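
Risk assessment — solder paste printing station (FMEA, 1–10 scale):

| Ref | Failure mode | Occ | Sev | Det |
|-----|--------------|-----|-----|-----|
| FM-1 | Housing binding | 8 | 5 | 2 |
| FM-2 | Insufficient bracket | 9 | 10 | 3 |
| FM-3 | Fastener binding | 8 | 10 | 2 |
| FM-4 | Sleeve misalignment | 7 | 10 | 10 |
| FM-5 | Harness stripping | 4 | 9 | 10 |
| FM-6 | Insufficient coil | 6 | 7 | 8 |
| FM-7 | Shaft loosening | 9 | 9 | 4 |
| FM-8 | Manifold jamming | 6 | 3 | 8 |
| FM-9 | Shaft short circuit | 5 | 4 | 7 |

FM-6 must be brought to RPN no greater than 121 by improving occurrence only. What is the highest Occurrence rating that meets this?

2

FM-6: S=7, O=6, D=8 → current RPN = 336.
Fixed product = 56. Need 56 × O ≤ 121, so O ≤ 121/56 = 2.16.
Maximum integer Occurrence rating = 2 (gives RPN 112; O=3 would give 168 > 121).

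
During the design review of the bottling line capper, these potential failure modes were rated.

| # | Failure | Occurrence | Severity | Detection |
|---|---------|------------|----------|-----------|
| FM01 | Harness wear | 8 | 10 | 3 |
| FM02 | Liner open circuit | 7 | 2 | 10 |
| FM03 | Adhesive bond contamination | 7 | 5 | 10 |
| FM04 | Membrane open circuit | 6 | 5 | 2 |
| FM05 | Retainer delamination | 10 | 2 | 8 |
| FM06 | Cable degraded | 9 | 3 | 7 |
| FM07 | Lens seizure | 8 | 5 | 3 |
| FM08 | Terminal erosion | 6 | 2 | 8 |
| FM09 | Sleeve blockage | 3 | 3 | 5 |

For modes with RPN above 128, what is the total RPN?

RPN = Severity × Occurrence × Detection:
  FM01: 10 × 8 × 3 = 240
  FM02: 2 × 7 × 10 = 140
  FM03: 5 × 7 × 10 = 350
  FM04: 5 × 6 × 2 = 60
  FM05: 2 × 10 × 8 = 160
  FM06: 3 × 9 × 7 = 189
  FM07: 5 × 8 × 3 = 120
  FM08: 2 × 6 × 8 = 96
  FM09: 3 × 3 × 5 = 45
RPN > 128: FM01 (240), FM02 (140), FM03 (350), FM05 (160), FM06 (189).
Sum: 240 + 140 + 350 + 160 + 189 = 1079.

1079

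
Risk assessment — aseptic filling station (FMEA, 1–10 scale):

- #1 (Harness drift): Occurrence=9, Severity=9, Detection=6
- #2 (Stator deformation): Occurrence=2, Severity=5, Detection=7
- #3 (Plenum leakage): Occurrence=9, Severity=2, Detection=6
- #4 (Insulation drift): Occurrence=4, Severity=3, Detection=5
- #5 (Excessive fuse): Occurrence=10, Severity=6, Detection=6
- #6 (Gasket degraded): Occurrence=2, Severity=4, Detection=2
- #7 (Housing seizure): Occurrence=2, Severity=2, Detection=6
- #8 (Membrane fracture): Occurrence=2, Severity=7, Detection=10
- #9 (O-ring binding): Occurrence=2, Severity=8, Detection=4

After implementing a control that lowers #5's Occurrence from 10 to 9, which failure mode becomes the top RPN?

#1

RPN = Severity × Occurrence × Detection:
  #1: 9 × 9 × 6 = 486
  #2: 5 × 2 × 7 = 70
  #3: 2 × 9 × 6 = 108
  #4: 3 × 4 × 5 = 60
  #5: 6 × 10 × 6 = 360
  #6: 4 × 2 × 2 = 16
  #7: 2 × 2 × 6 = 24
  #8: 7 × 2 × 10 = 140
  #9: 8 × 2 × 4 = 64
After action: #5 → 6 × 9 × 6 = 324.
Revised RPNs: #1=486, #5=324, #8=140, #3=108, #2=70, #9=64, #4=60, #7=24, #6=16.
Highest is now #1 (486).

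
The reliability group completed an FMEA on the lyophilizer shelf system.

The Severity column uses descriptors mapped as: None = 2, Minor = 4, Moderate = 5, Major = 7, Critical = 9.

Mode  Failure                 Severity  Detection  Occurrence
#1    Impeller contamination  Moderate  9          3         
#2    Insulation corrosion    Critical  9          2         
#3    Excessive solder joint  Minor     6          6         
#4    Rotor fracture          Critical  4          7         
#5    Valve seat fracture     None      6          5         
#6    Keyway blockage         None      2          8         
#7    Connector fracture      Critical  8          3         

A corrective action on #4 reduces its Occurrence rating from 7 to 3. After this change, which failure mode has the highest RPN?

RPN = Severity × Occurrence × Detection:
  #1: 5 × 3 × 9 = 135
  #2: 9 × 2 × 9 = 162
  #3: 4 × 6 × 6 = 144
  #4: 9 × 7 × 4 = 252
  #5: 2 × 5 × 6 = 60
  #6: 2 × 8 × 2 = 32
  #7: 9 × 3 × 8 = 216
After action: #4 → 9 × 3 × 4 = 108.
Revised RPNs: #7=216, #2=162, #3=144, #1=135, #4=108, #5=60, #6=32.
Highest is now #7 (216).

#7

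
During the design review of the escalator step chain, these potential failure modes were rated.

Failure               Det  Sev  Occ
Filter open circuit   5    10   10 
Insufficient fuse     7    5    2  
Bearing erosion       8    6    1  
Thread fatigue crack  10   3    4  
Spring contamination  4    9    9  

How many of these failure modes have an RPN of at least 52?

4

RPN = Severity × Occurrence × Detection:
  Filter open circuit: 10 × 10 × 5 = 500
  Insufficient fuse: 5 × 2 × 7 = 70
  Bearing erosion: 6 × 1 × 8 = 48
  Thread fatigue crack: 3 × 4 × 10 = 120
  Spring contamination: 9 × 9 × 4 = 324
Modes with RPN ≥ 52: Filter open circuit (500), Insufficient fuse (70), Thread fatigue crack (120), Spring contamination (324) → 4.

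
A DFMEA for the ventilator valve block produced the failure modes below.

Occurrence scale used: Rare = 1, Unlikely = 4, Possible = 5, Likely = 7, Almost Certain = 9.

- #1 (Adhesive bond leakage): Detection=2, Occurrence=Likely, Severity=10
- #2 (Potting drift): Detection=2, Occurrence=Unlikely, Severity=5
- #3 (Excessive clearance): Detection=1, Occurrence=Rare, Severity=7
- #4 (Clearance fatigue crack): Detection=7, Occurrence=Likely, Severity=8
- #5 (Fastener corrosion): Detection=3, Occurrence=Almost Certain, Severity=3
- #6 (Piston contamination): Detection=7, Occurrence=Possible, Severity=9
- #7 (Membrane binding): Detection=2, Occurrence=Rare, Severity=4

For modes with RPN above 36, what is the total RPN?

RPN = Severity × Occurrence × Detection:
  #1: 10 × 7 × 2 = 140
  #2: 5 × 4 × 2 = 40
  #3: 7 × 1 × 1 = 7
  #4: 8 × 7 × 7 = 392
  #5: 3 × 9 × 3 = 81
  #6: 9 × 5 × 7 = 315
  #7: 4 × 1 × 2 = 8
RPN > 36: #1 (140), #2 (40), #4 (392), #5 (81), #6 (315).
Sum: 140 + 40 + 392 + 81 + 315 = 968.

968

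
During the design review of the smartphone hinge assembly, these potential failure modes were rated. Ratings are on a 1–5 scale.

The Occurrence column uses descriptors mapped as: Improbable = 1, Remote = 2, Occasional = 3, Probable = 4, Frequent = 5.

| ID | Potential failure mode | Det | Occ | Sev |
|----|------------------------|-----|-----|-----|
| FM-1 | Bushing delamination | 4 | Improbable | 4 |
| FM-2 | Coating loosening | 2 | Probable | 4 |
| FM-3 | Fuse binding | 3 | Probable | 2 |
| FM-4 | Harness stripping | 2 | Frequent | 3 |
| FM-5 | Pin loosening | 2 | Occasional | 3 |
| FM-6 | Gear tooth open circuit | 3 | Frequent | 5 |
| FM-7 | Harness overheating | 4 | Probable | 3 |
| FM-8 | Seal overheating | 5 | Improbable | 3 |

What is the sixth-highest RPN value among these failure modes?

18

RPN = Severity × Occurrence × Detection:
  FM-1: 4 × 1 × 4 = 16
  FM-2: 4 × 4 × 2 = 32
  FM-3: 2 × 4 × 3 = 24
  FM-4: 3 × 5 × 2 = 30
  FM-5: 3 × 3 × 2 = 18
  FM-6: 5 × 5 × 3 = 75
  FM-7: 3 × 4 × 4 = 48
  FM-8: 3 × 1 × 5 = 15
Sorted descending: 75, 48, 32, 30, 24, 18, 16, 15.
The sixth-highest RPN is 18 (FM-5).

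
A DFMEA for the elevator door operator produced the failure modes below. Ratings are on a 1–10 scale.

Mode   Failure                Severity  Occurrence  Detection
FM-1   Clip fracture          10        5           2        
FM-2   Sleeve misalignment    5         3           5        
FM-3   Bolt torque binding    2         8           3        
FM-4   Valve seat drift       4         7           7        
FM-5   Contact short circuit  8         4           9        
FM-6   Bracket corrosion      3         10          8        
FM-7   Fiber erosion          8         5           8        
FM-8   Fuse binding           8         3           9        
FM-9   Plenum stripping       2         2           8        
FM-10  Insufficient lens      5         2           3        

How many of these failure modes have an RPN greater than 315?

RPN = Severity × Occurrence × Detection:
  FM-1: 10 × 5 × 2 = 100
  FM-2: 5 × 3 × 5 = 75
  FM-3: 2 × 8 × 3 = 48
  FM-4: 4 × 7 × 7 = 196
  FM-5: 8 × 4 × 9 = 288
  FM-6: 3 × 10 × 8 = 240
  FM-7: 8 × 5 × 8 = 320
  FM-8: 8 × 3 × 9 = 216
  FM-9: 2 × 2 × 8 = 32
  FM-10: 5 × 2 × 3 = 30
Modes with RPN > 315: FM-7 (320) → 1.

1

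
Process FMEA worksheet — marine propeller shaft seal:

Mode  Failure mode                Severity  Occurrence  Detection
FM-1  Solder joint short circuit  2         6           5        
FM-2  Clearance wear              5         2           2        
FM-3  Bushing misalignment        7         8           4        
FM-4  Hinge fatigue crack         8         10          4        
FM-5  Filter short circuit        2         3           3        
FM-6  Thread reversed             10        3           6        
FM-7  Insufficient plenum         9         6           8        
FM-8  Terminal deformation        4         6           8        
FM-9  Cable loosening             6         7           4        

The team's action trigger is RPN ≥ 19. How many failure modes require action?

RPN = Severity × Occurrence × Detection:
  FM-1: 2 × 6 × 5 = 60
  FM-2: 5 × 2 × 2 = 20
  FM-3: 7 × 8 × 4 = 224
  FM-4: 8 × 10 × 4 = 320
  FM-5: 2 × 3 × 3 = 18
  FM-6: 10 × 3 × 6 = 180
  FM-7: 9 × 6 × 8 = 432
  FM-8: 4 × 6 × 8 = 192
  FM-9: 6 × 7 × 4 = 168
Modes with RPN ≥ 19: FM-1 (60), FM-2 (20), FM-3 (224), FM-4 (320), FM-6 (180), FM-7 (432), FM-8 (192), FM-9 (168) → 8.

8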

...

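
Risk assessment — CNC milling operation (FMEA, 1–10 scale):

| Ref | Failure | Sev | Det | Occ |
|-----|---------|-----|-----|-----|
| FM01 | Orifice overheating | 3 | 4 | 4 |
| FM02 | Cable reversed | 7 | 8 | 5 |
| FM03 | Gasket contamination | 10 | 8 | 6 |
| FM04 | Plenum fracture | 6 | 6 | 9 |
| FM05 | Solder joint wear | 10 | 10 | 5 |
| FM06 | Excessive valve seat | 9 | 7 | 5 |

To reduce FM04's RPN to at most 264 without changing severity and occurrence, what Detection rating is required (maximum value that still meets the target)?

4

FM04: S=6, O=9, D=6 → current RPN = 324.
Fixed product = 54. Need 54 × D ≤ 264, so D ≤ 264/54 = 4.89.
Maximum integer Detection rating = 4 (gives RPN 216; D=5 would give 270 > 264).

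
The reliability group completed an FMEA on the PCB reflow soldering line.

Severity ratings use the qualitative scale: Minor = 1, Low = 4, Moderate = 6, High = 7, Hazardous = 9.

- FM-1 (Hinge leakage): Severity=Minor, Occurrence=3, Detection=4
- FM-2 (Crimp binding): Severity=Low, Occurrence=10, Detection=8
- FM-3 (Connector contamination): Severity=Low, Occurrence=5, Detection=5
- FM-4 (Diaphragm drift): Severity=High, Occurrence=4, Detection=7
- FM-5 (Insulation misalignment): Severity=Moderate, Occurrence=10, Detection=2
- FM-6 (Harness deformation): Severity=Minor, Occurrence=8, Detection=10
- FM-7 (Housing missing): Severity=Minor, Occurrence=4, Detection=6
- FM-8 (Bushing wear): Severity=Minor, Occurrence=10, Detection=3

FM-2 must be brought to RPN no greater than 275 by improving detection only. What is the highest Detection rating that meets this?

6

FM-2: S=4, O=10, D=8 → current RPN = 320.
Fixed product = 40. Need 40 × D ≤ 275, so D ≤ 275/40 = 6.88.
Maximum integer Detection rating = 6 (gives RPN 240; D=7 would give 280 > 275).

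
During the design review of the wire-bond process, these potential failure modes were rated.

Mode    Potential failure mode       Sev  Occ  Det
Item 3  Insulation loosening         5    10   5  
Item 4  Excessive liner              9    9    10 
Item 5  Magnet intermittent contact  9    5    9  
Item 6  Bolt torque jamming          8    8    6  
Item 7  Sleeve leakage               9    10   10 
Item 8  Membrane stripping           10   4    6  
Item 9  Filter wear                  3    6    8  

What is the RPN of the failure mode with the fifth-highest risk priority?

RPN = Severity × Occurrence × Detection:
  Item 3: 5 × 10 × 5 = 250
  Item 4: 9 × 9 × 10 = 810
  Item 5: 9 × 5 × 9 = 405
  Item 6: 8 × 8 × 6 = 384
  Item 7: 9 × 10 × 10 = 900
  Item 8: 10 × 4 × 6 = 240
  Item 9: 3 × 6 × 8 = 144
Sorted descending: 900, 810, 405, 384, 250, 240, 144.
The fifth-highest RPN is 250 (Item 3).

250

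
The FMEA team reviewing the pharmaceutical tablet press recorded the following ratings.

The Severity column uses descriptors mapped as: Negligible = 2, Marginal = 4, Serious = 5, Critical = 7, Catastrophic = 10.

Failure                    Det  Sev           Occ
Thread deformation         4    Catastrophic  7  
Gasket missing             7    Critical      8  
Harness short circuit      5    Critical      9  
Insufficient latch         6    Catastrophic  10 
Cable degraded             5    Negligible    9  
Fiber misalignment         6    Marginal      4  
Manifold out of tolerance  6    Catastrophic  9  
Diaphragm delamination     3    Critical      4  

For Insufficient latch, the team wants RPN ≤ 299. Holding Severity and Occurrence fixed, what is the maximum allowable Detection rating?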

AIM OF THE TASK: Copy out each line of the data that includes the string "seizure".

RESPONSE:
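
| FM07 | Lens seizure | 8 | 5 | 3 |
- #7 (Housing seizure): Occurrence=2, Severity=2, Detection=6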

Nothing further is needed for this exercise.